§ **ACTIVITY**:
Copy, from the data below, each line that has the word "exports".

§ **GIVEN RECORDS**:

• • • •

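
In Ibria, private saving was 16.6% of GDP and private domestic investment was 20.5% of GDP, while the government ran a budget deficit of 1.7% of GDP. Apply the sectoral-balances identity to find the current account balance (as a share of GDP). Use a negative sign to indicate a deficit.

-5.6

By the sectoral-balances identity, CA = (S_private - I) + (T - G).
Private balance = 16.6 - 20.5 = -3.9
Government balance (T - G) = -1.7
CA = -3.9 + (-1.7) = -5.6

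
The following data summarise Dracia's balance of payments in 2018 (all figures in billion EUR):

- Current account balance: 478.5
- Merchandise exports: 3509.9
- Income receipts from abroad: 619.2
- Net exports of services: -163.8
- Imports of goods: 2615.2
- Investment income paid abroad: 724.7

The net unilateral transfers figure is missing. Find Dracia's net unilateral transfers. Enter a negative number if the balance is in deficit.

-146.9

Current account = goods balance + services balance + net primary income + net secondary income
Sum of the known components = 625.4
Net unilateral transfers = CA - (known components) = 478.5 - 625.4 = -146.9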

• • • •

§ **RESPONSE TO THIS TASK**:
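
- Merchandise exports: 3509.9
- Net exports of services: -163.8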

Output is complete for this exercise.